### Provided information
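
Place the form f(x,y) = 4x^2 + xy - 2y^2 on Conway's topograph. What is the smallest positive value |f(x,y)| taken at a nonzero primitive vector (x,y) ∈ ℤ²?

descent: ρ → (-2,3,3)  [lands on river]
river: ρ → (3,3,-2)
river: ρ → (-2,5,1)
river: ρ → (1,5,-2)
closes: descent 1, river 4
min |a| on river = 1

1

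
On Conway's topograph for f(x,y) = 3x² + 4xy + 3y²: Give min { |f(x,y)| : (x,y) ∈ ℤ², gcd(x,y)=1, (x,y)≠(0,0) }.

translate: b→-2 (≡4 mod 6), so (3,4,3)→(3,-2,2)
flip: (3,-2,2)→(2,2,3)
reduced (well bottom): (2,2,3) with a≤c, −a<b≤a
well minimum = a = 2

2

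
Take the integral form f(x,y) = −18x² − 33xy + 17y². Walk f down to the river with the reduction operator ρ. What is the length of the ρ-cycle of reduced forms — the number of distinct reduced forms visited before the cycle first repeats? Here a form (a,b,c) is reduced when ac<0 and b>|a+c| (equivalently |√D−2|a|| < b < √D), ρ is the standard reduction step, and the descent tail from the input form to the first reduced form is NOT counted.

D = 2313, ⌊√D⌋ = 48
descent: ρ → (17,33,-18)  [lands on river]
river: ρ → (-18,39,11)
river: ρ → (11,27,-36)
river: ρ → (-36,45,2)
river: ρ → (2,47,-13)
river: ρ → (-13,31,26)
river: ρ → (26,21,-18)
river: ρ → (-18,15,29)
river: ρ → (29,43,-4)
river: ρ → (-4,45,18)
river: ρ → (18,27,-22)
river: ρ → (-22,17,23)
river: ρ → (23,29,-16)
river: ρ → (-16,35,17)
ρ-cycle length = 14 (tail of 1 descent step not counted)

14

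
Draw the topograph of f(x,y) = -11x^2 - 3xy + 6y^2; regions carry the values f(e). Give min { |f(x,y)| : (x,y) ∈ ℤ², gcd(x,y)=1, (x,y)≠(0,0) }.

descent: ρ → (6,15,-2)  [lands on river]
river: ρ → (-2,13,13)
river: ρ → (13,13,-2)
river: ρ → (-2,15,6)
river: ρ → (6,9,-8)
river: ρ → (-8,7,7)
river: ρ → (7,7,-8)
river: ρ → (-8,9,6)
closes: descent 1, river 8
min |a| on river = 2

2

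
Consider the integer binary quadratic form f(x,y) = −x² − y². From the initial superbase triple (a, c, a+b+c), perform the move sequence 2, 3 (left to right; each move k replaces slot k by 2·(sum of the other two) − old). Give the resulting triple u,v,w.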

--

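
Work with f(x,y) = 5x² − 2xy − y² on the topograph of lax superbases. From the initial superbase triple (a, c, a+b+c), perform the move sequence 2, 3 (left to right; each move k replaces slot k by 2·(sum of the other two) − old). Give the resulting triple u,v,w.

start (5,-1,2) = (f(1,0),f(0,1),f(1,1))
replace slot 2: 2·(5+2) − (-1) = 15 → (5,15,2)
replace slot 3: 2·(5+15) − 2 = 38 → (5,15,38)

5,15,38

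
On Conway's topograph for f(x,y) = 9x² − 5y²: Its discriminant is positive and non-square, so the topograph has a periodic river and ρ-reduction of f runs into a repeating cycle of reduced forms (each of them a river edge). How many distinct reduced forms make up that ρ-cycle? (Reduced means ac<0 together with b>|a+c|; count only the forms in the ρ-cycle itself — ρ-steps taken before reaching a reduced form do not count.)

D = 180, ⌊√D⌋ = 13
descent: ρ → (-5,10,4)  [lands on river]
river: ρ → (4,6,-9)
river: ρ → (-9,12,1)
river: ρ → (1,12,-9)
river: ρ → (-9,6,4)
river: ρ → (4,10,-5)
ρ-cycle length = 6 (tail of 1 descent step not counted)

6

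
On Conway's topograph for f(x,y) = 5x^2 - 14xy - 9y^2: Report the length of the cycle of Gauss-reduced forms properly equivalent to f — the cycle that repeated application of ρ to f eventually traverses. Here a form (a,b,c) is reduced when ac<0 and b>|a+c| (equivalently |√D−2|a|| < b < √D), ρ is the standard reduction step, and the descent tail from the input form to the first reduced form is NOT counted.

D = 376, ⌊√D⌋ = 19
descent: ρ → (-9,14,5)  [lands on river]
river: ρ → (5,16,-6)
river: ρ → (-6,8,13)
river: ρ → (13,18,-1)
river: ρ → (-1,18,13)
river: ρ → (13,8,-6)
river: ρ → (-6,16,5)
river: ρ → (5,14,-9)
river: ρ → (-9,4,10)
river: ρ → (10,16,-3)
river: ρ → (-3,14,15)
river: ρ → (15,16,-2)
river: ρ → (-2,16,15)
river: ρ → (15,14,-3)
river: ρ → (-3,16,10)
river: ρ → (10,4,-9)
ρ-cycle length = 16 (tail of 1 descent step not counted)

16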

### Problem to work on
Where the data above reaches the line holding "Draw the topograph", begin printing, and stop after the line holding "Consider the integer". Each line must be reproduced exactly, with nothing else added.

### Result of this task
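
Draw the topograph of f(x,y) = -11x^2 - 3xy + 6y^2; regions carry the values f(e). Give min { |f(x,y)| : (x,y) ∈ ℤ², gcd(x,y)=1, (x,y)≠(0,0) }.

descent: ρ → (6,15,-2)  [lands on river]
river: ρ → (-2,13,13)
river: ρ → (13,13,-2)
river: ρ → (-2,15,6)
river: ρ → (6,9,-8)
river: ρ → (-8,7,7)
river: ρ → (7,7,-8)
river: ρ → (-8,9,6)
closes: descent 1, river 8
min |a| on river = 2

2

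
Consider the integer binary quadratic form f(x,y) = −x² − y². From the initial superbase triple (a, c, a+b+c), perform the move sequence 2, 3 (left to right; each move k replaces slot k by 2·(sum of the other two) − old). Give the resulting triple u,v,w.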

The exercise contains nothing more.